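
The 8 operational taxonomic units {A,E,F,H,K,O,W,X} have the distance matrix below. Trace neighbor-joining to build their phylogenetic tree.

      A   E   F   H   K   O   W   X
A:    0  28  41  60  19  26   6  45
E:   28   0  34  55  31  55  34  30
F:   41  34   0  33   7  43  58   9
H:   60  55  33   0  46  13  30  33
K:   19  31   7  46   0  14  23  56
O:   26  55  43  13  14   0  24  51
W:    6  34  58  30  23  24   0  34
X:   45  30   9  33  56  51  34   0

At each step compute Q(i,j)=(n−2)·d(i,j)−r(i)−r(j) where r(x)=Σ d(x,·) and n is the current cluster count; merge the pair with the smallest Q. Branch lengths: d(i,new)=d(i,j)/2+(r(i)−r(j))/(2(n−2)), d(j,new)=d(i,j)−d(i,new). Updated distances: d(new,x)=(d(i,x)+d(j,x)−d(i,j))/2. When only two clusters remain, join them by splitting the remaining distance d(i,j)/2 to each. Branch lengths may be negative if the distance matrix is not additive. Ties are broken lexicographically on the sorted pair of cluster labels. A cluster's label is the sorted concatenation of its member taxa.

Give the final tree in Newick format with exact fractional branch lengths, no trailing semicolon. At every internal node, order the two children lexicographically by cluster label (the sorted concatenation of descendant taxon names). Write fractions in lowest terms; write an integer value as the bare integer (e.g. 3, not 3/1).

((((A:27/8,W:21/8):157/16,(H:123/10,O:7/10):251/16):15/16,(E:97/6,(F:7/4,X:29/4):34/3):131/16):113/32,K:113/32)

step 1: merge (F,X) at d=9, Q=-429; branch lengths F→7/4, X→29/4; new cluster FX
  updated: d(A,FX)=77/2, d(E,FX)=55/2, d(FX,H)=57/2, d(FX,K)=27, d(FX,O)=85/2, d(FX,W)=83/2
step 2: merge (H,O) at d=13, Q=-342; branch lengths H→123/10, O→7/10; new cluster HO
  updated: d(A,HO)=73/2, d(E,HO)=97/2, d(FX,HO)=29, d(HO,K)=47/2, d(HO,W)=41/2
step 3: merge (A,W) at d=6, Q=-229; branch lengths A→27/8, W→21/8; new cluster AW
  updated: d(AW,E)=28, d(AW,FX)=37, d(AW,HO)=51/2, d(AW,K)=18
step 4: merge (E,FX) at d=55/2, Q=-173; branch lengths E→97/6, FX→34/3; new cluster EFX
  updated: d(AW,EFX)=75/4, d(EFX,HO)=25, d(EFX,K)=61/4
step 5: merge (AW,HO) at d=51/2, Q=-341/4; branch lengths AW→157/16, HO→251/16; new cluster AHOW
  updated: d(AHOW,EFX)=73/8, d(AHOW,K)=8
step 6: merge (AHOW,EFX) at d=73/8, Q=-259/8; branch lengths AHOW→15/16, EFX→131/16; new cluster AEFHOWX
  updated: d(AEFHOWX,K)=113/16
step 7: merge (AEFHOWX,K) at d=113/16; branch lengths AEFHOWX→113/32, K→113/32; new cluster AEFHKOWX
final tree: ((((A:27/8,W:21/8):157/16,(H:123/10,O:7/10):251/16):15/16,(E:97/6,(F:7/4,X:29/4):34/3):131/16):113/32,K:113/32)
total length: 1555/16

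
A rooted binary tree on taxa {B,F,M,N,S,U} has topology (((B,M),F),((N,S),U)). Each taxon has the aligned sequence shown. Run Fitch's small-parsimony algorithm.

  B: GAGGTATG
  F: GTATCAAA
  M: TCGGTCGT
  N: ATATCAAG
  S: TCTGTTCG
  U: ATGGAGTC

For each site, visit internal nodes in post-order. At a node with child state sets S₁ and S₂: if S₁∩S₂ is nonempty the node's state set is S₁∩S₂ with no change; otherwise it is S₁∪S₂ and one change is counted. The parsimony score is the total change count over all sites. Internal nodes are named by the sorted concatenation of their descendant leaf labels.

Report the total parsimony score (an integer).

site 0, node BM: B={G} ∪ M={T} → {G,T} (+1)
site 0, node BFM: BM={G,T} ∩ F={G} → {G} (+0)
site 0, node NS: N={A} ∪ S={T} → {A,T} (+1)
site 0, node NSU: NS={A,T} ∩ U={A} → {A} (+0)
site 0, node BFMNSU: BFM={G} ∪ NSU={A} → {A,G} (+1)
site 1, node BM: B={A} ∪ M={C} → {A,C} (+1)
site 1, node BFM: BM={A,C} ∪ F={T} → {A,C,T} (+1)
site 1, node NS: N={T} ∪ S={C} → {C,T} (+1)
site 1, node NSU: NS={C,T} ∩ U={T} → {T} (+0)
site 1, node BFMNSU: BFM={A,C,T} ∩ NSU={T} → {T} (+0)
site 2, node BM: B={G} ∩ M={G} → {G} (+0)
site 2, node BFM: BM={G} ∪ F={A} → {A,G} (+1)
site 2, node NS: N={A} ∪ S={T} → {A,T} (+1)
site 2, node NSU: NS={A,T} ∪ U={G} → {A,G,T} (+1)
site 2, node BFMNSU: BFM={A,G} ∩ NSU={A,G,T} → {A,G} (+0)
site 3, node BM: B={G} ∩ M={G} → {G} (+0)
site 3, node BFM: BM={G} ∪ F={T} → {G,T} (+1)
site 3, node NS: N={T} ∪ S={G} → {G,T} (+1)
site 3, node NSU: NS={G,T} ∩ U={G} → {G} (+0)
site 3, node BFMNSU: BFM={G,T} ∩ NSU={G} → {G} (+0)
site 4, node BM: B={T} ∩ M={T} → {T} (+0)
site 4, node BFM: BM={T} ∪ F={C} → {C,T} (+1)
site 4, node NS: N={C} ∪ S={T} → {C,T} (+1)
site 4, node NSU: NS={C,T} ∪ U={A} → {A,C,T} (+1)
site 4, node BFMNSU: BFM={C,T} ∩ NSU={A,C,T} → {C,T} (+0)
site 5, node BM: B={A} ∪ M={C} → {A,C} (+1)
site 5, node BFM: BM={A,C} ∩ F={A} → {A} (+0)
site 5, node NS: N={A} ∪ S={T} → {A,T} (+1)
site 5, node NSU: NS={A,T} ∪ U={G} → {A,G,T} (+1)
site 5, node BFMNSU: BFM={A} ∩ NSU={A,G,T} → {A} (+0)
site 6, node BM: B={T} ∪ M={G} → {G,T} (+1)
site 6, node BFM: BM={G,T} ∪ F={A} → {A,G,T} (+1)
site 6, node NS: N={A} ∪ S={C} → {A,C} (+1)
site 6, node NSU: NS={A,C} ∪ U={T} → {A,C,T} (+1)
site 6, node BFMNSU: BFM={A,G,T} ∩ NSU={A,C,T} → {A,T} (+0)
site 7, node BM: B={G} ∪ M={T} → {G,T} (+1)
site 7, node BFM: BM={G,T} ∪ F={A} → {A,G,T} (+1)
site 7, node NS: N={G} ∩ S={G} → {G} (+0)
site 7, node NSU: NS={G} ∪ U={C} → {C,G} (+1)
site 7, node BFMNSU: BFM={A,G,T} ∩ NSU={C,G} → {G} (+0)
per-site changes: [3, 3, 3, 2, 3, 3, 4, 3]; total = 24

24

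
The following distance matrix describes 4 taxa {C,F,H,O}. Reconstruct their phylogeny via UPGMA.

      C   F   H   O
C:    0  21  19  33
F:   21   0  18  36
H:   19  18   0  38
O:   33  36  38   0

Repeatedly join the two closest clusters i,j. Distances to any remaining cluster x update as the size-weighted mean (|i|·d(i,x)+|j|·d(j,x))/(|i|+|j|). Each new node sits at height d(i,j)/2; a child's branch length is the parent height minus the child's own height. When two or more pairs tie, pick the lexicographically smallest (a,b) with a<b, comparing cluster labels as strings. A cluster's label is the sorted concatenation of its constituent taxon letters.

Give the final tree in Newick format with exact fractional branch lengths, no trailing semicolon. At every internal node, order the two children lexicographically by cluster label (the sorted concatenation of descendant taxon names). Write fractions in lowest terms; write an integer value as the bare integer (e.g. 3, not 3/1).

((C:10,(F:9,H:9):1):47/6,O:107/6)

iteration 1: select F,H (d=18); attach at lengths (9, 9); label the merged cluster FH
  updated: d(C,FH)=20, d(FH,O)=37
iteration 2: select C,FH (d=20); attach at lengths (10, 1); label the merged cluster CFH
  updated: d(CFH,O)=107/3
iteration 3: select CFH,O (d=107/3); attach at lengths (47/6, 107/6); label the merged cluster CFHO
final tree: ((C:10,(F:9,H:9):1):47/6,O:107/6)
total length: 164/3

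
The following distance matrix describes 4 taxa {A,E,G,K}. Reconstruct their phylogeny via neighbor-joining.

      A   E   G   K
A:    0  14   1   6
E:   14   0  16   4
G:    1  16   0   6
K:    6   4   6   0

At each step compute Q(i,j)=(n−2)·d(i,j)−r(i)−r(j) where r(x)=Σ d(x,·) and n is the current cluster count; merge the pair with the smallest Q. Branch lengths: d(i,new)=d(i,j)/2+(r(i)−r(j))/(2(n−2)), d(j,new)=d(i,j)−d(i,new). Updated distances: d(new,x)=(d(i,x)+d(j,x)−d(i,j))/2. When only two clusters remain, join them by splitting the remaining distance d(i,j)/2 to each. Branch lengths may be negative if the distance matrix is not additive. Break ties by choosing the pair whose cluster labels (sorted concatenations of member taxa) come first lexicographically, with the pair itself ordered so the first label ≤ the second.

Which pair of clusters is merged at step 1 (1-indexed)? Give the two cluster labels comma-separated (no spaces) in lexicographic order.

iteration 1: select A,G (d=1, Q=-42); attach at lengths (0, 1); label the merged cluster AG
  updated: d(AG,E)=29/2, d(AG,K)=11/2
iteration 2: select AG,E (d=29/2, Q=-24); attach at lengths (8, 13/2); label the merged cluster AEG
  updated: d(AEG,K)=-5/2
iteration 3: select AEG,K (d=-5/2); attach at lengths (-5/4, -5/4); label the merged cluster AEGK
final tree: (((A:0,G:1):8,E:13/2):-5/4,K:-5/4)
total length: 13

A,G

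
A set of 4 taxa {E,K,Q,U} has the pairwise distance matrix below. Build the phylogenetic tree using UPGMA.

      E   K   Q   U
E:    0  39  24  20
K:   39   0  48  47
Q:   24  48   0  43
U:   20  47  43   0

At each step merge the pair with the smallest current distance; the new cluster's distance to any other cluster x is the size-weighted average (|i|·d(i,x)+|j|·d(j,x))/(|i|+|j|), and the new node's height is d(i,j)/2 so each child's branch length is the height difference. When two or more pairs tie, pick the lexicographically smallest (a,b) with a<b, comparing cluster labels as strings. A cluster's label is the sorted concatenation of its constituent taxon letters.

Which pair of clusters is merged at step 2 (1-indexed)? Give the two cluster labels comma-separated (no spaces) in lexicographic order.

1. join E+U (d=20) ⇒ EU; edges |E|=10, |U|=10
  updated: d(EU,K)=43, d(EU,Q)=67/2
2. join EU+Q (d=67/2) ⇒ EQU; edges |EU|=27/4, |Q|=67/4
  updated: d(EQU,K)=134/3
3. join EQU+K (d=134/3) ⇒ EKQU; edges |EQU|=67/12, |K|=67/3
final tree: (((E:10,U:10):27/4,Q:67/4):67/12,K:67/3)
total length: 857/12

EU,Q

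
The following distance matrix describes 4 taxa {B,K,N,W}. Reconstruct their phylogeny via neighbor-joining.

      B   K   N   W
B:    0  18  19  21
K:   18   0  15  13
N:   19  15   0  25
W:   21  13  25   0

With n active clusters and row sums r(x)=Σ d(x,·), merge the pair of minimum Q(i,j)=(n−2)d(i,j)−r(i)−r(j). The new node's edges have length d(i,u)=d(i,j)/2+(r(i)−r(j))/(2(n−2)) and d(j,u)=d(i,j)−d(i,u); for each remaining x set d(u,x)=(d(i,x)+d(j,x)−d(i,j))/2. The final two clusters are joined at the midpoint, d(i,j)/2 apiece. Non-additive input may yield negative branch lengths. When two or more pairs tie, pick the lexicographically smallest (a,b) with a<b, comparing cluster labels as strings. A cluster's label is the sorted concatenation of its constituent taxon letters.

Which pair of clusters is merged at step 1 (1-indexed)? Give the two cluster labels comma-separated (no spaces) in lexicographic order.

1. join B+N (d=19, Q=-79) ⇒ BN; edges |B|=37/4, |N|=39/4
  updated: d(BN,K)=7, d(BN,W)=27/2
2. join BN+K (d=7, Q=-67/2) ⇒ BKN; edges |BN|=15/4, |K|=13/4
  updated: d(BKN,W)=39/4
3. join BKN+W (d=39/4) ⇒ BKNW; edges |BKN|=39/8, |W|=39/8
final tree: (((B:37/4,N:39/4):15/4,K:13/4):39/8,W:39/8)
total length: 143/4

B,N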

How to complete this task: The string "compute" may occur in the listing; show every line where it does.

Answer area:
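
At each step compute Q(i,j)=(n−2)·d(i,j)−r(i)−r(j) where r(x)=Σ d(x,·) and n is the current cluster count; merge the pair with the smallest Q. Branch lengths: d(i,new)=d(i,j)/2+(r(i)−r(j))/(2(n−2)), d(j,new)=d(i,j)−d(i,new). Updated distances: d(new,x)=(d(i,x)+d(j,x)−d(i,j))/2. When only two clusters remain, join them by splitting the remaining distance d(i,j)/2 to each. Branch lengths may be negative if the distance matrix is not additive. Ties are broken lexicographically on the sorted pair of cluster labels. A cluster's label is the sorted concatenation of its member taxa.
At each step compute Q(i,j)=(n−2)·d(i,j)−r(i)−r(j) where r(x)=Σ d(x,·) and n is the current cluster count; merge the pair with the smallest Q. Branch lengths: d(i,new)=d(i,j)/2+(r(i)−r(j))/(2(n−2)), d(j,new)=d(i,j)−d(i,new). Updated distances: d(new,x)=(d(i,x)+d(j,x)−d(i,j))/2. When only two clusters remain, join them by splitting the remaining distance d(i,j)/2 to each. Branch lengths may be negative if the distance matrix is not additive. Break ties by choosing the pair whose cluster labels (sorted concatenations of member taxa) come first lexicographically, with the pair itself ordered so the first label ≤ the second.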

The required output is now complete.